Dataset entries
»»

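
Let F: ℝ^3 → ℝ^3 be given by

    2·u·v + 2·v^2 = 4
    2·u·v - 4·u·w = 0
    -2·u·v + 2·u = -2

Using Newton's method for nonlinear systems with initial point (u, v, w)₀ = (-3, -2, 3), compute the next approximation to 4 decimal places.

(-0.8667, -1.4667, 2.1111)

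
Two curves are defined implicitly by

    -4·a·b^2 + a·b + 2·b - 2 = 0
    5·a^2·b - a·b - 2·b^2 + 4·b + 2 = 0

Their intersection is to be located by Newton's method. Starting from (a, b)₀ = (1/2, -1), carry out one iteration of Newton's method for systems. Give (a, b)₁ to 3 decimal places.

(-0.965, -1.127)

At (1/2, -1): F = (-6.500, -4.750).
Jacobian J = [[-4·b^2 + b, -8·a·b + a + 2], [10·a·b - b, 5·a^2 - a - 4·b + 4]].
At the point, J = [[-5.000, 6.500], [-4.000, 8.750]] (det J = -17.750).
Solving J·Δ = −F gives Δ = (-1.465, -0.127).
Then the next iterate is (a, b)₁ = (-0.965, -1.127).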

««

**Problem statement:**
Copy out every entry above exactly.

**Written answer:**
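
Let F: ℝ^3 → ℝ^3 be given by

    2·u·v + 2·v^2 = 4
    2·u·v - 4·u·w = 0
    -2·u·v + 2·u = -2

Using Newton's method for nonlinear systems with initial point (u, v, w)₀ = (-3, -2, 3), compute the next approximation to 4 decimal places.

(-0.8667, -1.4667, 2.1111)

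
Two curves are defined implicitly by

    -4·a·b^2 + a·b + 2·b - 2 = 0
    5·a^2·b - a·b - 2·b^2 + 4·b + 2 = 0

Their intersection is to be located by Newton's method. Starting from (a, b)₀ = (1/2, -1), carry out one iteration of Newton's method for systems. Give (a, b)₁ to 3 decimal places.

(-0.965, -1.127)

At (1/2, -1): F = (-6.500, -4.750).
Jacobian J = [[-4·b^2 + b, -8·a·b + a + 2], [10·a·b - b, 5·a^2 - a - 4·b + 4]].
At the point, J = [[-5.000, 6.500], [-4.000, 8.750]] (det J = -17.750).
Solving J·Δ = −F gives Δ = (-1.465, -0.127).
Then the next iterate is (a, b)₁ = (-0.965, -1.127).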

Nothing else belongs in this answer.